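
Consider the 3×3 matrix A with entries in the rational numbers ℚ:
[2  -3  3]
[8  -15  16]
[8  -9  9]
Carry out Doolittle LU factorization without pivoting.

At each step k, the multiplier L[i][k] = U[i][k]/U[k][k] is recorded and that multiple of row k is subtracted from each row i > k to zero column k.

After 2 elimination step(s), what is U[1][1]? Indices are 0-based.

U[1][1] = -3

[col 0] pivot 2
  R1 -= 4*R0 → (0, -3, 4)  (L[1][0] := 4)
  R2 -= 4*R0 → (0, 3, -3)  (L[2][0] := 4)
[col 1] pivot -3
  R2 -= -1*R1 → (0, 0, 1)  (L[2][1] := -1)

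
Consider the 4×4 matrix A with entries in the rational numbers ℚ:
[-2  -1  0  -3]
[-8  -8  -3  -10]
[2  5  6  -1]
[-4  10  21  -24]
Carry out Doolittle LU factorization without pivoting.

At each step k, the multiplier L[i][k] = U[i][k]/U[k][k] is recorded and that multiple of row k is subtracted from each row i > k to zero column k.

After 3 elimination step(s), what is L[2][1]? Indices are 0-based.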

***

● Aim of the exercise:
Where a line above contains the word "Consider", copy that line.

● Result for this exercise:
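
Consider the 3×3 matrix A with entries in the rational numbers ℚ:
Consider the 4×4 matrix A with entries in the rational numbers ℚ: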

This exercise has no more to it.